◆ Data for this task
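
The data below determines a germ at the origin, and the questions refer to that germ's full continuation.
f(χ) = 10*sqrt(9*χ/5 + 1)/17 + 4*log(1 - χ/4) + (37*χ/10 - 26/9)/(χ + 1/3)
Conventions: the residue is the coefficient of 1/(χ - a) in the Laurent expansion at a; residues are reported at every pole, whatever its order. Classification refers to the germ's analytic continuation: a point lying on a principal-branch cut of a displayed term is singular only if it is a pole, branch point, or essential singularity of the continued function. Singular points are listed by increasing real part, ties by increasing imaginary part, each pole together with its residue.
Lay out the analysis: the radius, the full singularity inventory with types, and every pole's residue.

Radius of convergence at 0: 1/3.
At -5/9: an algebraic (square-root) branch point.
At -1/3: a pole of order 1; residue -371/90.
At 4: a logarithmic branch point.

Denominator factor (χ + 1/3): pole of order 1 at -1/3, modulus 1/3.
Branch term (10/17)*sqrt(1 - χ/(-5/9)): its argument vanishes at χ = -5/9, a square-root branch point, modulus 5/9.
Branch term (4)*log(1 - χ/(4)): its argument vanishes at χ = 4, a logarithmic branch point, modulus 4.
The radius of convergence is the smallest modulus among the singular points: 1/3.
The branch terms are analytic at -1/3 and contribute nothing to the residue; only the rational part matters.
At the order-1 pole -1/3 set g(χ) = (χ - (-1/3))*(rational part) = 37*χ/10 - 26/9.
Simple pole: residue = g(a) at a = -1/3, which is -371/90.
List the singular points by increasing real part (a conjugate pair: the negative imaginary part first).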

◆ Problem description
From the records above, copy only the lines starting with the line that holds "f(χ) = 10*sqrt(9*χ/5" and going on through the line that holds "Conventions: the residue", exactly as written.

◆ Result of the exercise
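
f(χ) = 10*sqrt(9*χ/5 + 1)/17 + 4*log(1 - χ/4) + (37*χ/10 - 26/9)/(χ + 1/3)
Conventions: the residue is the coefficient of 1/(χ - a) in the Laurent expansion at a; residues are reported at every pole, whatever its order. Classification refers to the germ's analytic continuation: a point lying on a principal-branch cut of a displayed term is singular only if it is a pole, branch point, or essential singularity of the continued function. Singular points are listed by increasing real part, ties by increasing imaginary part, each pole together with its residue.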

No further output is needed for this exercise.